== About this task ==
Go through the records below line by line and report how many lines include "aspect", giving the number only.

== Provided records ==

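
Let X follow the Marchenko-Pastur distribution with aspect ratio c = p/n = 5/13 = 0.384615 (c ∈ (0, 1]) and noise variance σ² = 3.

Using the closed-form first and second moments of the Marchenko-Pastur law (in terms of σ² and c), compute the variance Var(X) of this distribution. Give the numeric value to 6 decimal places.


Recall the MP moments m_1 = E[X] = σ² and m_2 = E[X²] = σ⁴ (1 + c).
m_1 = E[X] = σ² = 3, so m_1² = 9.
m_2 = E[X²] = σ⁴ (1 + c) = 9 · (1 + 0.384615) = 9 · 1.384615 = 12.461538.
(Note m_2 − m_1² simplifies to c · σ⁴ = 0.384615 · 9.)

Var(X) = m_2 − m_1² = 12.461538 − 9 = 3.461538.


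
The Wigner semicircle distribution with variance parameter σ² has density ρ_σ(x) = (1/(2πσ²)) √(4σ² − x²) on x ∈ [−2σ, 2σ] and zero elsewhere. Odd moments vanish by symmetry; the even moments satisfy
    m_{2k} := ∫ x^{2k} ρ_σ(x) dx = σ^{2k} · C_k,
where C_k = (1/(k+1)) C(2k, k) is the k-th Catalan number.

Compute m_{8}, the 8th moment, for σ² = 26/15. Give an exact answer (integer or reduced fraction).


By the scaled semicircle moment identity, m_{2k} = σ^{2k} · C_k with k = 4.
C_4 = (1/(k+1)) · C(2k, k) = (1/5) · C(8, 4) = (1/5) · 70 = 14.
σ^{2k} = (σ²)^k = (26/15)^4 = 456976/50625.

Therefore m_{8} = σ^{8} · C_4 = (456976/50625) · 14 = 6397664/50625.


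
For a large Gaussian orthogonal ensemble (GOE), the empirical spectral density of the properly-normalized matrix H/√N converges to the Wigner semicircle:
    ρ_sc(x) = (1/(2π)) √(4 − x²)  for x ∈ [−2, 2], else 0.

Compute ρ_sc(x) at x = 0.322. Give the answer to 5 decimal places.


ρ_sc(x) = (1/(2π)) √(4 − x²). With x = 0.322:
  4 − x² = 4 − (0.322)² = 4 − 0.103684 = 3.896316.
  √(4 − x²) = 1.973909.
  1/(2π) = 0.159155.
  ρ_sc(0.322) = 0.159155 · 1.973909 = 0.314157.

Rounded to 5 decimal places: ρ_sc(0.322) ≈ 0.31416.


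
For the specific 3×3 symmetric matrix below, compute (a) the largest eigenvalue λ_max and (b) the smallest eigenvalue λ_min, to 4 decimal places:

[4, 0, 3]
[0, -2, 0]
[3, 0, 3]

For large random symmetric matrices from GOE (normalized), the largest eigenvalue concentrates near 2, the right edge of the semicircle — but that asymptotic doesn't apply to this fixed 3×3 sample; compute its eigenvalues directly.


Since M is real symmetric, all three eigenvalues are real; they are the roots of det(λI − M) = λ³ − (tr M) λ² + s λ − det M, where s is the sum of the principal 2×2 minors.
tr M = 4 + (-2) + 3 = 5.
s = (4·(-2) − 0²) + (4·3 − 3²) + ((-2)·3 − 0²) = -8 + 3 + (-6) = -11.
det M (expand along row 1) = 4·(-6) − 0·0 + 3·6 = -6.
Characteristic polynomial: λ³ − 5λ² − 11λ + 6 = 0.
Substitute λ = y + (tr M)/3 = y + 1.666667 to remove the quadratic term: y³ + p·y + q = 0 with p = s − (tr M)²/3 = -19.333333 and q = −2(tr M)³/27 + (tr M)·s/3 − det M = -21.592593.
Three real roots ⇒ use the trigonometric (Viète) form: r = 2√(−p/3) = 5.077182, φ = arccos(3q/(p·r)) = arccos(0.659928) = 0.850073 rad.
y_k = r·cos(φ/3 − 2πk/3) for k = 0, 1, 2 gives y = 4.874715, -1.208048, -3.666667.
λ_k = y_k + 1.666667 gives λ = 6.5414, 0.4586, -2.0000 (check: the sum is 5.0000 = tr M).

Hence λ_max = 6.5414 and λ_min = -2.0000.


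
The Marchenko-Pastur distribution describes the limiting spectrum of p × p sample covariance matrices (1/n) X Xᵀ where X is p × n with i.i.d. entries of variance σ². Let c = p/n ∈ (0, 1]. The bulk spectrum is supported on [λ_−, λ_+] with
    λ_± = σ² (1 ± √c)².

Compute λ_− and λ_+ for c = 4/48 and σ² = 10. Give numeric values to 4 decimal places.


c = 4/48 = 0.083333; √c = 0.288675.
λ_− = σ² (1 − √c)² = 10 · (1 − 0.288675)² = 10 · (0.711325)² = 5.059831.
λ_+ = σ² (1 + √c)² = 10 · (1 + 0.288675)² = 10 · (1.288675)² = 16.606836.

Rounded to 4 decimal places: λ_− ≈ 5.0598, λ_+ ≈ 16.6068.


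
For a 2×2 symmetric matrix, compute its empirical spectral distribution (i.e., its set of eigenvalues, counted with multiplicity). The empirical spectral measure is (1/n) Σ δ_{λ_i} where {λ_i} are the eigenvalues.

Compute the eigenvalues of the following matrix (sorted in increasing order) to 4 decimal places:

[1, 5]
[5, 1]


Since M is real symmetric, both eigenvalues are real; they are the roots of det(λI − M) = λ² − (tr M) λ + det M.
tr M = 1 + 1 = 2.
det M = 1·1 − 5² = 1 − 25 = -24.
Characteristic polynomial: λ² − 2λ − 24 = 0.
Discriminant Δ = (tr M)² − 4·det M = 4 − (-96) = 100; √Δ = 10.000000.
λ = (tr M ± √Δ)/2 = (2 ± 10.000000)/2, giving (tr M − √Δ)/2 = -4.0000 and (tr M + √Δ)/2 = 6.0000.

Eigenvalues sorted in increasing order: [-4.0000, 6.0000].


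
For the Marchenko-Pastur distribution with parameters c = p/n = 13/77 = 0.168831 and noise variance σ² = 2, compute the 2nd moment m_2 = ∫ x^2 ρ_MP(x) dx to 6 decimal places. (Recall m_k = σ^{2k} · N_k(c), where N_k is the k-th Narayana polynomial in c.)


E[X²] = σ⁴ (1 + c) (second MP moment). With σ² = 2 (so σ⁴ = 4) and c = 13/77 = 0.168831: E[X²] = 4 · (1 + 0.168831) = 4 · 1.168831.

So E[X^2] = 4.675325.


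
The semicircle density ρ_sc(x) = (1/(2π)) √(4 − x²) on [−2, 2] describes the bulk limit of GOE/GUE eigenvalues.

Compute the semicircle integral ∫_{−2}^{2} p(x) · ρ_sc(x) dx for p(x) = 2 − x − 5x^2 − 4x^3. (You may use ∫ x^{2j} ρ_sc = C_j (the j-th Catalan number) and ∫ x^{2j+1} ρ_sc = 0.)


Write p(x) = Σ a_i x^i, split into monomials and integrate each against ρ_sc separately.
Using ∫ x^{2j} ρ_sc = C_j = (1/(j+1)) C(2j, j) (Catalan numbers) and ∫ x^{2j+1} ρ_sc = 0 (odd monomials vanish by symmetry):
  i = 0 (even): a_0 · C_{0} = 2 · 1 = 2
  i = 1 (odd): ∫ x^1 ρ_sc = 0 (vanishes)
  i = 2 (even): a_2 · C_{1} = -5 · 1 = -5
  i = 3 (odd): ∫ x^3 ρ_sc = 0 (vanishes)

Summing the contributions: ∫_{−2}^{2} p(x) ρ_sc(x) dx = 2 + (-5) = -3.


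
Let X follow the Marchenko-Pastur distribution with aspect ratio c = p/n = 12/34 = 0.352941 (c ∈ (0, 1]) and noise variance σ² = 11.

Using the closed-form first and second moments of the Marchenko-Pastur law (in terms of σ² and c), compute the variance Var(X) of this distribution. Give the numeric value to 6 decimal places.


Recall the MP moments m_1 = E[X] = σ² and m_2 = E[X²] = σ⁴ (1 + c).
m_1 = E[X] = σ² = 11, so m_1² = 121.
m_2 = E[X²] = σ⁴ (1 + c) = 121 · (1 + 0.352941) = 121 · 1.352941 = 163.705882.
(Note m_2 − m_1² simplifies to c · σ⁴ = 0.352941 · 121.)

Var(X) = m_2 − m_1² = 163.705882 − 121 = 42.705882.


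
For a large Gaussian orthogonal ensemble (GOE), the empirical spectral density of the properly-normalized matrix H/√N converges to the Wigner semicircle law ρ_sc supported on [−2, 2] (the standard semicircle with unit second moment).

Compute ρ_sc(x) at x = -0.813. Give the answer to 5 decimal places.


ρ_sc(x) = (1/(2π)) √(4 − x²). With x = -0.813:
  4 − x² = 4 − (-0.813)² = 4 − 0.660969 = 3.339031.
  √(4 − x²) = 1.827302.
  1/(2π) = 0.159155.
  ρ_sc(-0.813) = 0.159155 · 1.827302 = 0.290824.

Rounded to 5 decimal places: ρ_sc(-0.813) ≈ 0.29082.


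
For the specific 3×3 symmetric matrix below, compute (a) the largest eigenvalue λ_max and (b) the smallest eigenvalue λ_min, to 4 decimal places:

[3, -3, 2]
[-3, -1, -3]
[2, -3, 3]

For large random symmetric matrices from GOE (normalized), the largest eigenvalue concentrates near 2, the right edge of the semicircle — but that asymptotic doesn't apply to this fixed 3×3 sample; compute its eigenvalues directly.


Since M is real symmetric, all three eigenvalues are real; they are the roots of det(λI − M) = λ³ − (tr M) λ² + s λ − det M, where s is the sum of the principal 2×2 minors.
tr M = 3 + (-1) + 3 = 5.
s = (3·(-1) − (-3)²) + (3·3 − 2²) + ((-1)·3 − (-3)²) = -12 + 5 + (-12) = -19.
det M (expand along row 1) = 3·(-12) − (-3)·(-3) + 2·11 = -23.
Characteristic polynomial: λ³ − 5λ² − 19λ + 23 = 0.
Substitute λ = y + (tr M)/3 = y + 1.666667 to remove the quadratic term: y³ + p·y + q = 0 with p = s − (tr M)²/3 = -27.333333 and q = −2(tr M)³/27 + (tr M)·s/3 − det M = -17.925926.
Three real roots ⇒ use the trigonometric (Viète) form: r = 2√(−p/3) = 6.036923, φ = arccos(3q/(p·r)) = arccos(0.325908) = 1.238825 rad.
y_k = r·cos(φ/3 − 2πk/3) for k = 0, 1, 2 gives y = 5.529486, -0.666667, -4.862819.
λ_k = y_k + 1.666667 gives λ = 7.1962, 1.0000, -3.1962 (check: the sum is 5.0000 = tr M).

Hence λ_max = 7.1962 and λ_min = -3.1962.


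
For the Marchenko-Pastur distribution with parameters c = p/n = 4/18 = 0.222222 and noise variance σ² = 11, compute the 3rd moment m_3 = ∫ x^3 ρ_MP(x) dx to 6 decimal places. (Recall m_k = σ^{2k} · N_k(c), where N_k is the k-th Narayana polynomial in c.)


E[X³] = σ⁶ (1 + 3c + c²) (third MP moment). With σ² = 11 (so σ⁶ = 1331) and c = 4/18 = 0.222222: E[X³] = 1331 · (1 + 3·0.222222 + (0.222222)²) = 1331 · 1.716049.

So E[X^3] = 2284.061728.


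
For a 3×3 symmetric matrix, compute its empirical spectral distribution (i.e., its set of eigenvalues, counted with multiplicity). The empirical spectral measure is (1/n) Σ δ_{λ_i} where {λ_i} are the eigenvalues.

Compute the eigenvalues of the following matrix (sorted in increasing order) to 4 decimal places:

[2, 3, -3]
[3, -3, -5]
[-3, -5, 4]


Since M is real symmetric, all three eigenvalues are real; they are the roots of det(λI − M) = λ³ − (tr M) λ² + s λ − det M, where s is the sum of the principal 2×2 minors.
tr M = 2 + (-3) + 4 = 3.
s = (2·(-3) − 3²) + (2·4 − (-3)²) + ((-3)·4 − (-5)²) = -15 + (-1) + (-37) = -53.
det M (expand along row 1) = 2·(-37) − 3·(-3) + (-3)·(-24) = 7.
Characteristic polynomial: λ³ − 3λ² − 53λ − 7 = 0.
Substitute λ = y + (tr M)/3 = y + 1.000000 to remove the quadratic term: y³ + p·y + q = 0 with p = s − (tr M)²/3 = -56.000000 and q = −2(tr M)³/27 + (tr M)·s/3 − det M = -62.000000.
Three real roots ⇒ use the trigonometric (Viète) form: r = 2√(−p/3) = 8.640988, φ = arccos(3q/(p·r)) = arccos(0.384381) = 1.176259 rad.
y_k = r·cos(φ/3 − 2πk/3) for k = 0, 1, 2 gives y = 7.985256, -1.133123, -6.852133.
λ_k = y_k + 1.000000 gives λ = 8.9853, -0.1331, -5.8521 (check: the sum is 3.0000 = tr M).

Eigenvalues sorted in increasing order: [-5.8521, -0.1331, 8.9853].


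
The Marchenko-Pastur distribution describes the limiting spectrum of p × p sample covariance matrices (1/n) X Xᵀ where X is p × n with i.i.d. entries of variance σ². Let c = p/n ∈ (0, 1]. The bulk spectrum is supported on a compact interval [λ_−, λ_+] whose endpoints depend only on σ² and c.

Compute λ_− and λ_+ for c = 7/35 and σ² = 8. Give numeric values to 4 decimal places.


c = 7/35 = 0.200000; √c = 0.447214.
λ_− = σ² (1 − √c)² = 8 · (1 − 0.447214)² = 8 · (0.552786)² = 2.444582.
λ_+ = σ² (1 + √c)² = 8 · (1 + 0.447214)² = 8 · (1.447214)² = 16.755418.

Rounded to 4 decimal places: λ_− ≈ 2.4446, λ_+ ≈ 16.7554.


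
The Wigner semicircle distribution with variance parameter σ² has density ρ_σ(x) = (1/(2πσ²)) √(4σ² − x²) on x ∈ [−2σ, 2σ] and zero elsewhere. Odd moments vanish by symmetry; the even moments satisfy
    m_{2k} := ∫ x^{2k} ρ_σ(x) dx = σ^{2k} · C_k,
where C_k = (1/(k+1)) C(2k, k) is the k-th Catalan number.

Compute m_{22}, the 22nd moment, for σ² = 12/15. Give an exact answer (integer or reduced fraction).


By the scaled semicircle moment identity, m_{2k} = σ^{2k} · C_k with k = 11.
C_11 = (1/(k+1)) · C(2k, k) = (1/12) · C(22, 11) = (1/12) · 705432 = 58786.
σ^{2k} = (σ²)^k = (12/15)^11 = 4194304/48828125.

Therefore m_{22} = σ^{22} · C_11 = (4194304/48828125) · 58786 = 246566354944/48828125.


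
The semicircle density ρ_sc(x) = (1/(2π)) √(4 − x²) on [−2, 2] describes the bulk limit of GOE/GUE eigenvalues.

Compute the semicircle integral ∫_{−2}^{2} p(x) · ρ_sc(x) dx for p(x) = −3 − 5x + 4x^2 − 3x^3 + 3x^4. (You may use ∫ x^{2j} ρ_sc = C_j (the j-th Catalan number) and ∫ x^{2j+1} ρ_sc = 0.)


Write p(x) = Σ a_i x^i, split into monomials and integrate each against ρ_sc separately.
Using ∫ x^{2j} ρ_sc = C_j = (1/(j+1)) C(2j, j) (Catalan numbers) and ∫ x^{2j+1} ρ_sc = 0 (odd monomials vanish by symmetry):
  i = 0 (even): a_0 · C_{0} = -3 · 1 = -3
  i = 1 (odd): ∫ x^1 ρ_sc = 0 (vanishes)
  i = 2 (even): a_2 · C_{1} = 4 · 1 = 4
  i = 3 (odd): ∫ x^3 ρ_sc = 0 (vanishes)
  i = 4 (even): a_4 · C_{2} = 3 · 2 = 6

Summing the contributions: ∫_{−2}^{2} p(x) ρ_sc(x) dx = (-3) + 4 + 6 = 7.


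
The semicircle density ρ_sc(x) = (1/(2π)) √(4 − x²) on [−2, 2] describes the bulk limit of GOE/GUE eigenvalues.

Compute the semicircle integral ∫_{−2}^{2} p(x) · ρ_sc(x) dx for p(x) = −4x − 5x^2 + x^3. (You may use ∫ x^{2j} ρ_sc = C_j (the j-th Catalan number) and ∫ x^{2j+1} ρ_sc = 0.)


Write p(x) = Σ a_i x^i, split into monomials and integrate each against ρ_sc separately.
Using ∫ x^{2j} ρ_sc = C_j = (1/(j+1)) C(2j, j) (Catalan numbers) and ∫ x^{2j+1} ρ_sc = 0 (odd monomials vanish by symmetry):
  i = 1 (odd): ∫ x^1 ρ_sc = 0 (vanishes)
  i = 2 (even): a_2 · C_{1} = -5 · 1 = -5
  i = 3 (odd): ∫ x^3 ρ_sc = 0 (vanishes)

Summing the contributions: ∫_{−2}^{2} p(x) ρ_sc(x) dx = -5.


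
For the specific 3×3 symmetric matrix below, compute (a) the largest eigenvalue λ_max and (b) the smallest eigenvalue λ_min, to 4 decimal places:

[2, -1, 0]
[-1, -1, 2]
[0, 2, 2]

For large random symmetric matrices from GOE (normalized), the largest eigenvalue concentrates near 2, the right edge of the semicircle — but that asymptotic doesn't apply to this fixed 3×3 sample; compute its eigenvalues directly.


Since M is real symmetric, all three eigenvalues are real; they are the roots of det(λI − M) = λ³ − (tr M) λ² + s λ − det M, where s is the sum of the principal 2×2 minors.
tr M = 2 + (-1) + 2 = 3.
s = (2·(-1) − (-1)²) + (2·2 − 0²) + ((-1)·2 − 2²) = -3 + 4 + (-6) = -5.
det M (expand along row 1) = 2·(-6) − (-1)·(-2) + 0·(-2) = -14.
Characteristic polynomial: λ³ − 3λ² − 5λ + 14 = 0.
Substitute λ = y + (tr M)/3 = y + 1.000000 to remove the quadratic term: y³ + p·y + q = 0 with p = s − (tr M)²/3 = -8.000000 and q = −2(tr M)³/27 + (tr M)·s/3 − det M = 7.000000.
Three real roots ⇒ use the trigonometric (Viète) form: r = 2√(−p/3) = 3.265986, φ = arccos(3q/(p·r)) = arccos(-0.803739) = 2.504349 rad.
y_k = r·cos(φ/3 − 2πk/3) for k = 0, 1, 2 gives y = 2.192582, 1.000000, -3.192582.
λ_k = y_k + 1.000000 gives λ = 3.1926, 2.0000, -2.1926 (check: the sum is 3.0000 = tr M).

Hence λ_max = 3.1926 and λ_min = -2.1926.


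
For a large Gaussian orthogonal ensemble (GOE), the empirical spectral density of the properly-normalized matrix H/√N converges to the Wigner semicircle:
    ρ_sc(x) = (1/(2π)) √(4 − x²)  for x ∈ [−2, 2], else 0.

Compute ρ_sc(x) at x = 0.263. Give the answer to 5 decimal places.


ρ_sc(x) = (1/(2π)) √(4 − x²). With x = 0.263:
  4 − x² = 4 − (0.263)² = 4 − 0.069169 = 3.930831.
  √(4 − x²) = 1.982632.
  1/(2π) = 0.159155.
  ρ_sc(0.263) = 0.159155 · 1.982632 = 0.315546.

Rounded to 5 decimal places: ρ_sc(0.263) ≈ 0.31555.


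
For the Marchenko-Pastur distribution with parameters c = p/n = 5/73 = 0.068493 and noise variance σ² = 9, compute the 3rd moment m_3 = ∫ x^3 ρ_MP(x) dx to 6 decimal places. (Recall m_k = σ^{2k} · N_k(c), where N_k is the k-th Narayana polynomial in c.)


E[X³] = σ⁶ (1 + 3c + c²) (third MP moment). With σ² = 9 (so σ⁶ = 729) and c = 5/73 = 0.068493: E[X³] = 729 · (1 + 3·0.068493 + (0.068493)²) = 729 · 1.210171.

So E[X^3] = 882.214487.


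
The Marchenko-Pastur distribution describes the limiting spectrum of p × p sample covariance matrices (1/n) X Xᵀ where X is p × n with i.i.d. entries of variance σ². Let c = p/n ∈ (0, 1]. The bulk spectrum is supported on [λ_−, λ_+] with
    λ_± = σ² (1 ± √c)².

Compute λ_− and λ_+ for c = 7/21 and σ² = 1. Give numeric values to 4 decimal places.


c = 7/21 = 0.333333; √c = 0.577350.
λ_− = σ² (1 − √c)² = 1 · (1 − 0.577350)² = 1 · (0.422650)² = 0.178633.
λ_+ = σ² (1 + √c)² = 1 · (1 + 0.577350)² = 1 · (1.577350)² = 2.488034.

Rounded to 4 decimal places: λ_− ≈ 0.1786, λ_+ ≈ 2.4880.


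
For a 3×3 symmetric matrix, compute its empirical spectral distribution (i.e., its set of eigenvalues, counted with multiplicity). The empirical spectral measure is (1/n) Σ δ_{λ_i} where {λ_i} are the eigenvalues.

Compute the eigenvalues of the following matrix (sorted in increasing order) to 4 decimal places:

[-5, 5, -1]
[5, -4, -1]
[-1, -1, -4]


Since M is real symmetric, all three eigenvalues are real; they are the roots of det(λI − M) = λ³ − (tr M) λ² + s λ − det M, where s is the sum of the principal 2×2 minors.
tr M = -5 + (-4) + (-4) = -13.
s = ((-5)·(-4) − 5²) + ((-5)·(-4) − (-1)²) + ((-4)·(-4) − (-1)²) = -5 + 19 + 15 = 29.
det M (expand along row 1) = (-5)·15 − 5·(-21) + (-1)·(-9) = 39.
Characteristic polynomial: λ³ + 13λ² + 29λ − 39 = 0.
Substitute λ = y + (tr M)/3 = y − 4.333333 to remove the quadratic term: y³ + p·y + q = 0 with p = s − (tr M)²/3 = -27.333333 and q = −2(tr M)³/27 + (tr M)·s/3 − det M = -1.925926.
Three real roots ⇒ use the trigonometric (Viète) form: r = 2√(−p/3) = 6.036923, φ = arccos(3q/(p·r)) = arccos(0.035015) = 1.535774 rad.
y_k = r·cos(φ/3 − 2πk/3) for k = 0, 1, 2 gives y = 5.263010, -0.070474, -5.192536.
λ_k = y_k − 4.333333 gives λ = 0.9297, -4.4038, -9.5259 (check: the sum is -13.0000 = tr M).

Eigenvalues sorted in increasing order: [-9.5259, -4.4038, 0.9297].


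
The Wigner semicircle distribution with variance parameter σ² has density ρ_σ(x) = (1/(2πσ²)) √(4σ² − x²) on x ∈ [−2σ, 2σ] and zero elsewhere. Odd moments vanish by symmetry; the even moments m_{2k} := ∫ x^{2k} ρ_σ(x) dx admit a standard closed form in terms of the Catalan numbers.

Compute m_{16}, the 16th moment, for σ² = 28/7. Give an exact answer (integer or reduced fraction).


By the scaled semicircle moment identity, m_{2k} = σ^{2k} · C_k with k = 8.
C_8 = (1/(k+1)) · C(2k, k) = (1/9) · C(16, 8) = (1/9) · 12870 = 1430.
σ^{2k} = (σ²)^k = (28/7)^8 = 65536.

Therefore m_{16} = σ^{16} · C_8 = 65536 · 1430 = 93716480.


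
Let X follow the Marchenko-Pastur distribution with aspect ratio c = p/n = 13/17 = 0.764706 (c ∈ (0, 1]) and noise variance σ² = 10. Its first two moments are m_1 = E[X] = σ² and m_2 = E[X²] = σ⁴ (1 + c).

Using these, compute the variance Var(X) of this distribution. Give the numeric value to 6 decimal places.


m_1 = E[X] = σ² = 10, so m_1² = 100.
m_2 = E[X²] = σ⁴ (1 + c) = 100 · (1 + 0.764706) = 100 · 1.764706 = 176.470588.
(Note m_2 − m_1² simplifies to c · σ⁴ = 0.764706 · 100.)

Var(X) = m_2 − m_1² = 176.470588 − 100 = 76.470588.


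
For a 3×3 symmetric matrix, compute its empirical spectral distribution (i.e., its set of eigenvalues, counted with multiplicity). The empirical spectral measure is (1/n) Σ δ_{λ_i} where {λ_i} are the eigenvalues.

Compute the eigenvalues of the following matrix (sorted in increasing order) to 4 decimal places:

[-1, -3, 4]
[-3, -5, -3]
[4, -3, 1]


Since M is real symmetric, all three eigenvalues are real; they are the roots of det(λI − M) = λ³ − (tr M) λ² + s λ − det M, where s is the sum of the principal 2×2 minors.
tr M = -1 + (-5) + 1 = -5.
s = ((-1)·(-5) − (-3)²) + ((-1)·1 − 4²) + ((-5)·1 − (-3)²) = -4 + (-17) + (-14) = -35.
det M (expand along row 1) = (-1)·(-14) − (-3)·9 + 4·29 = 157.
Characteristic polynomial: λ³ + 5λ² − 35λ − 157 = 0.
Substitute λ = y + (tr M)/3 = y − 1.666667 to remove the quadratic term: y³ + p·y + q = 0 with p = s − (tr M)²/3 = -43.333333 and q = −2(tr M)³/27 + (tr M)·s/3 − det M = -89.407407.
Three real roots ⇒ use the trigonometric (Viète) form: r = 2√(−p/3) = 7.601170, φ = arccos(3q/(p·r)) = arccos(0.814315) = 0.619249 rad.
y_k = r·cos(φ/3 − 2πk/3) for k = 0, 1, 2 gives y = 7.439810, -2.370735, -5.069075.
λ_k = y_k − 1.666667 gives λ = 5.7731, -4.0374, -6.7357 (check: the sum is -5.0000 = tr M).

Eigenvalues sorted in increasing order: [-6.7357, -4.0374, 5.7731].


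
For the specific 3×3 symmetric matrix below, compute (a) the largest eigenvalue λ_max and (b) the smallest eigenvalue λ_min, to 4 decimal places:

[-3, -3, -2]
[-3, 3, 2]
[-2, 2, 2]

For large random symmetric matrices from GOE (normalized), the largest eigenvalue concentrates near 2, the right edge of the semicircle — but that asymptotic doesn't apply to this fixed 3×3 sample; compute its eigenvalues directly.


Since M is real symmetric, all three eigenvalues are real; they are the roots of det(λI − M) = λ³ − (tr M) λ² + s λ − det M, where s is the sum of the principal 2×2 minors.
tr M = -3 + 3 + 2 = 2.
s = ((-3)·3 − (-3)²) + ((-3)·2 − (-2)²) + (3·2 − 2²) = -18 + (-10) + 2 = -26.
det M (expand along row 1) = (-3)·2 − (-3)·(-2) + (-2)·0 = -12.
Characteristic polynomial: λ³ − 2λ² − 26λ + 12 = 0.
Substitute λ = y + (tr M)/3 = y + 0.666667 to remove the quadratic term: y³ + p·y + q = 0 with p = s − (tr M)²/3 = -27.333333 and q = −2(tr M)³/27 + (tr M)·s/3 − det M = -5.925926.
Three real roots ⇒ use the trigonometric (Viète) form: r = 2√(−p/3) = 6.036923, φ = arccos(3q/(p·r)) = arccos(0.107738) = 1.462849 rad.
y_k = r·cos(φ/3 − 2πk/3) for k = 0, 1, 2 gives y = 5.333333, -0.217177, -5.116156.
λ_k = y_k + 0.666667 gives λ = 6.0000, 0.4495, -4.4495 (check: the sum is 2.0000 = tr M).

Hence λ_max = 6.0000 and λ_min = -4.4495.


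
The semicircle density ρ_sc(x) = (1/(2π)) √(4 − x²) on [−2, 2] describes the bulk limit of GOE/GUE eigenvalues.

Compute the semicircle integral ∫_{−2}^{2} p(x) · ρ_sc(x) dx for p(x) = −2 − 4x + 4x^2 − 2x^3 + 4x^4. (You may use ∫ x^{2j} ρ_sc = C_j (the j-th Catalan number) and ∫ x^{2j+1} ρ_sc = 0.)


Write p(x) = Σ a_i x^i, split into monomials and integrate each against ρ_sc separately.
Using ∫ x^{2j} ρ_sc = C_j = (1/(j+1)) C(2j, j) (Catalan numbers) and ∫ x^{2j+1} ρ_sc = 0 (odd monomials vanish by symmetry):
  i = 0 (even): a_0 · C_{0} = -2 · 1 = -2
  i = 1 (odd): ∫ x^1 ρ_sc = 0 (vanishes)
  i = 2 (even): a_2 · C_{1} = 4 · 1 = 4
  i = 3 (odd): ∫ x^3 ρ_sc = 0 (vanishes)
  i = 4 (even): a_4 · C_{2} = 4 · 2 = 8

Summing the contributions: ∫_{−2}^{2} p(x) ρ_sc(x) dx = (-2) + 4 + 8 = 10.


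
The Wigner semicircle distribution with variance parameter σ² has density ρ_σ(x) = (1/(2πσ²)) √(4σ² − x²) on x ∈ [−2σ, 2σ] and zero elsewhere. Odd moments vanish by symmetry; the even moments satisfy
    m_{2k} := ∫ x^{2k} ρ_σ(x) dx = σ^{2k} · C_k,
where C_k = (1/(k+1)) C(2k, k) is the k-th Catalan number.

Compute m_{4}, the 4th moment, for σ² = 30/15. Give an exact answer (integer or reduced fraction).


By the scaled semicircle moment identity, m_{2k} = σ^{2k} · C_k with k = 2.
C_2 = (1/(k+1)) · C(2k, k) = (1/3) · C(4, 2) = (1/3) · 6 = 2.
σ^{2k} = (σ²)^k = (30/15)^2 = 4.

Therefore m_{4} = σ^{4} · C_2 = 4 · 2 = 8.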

== Solution to the problem ==
3